**THE TASK:** Write out the stretch of lines below that begins at the line with "F = [1 0.32; 0 1]" and ends at the line with "y_3 = [0.2100]", including both, exactly as given and nothing more.

**EXTRACTED DATA:**

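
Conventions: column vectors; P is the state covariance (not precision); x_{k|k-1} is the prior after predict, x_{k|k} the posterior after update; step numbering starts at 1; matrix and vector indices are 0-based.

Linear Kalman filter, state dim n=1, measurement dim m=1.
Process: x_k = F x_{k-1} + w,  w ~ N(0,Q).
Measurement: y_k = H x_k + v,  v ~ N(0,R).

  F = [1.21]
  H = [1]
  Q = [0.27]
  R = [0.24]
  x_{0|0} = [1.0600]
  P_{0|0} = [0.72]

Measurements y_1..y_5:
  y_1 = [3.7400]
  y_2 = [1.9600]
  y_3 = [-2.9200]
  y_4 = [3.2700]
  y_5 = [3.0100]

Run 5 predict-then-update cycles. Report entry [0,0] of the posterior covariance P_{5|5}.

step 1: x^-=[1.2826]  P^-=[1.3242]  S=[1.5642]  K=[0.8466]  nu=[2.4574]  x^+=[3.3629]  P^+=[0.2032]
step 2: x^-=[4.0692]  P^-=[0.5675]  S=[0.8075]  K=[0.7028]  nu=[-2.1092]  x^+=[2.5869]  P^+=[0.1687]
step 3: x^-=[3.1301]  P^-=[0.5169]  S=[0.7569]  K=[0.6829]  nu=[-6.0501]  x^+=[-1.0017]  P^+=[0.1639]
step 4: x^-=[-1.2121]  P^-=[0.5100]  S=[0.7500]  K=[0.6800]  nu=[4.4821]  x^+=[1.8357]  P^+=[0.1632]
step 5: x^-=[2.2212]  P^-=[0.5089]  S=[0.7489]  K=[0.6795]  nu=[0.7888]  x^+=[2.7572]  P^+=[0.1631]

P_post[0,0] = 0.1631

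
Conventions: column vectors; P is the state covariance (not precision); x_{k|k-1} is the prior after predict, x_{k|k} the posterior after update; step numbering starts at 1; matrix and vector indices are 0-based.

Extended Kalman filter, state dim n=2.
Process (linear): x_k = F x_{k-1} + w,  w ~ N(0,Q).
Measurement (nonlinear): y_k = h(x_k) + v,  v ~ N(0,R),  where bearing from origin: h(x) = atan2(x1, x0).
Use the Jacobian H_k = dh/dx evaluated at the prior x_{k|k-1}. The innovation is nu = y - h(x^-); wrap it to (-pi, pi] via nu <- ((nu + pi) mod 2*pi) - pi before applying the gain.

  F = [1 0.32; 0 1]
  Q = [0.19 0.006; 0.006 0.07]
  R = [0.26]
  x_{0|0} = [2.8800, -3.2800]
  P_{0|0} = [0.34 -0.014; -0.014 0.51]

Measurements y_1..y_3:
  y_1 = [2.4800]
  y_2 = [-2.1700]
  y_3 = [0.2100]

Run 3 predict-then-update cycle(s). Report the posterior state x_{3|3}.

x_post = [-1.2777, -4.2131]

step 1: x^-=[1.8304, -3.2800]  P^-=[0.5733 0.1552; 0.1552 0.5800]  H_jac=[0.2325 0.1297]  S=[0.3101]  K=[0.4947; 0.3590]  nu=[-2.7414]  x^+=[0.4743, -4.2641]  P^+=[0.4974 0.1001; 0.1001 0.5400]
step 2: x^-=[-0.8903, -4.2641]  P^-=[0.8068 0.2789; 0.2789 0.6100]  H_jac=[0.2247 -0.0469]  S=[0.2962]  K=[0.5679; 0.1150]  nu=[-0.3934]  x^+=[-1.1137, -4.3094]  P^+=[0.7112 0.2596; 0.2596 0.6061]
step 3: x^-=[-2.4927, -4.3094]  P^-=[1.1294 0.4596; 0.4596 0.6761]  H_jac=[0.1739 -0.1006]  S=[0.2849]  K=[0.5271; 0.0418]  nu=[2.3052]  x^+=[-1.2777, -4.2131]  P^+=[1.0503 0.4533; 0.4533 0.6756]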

**TASK RESPONSE:**
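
  F = [1 0.32; 0 1]
  Q = [0.19 0.006; 0.006 0.07]
  R = [0.26]
  x_{0|0} = [2.8800, -3.2800]
  P_{0|0} = [0.34 -0.014; -0.014 0.51]

Measurements y_1..y_3:
  y_1 = [2.4800]
  y_2 = [-2.1700]
  y_3 = [0.2100]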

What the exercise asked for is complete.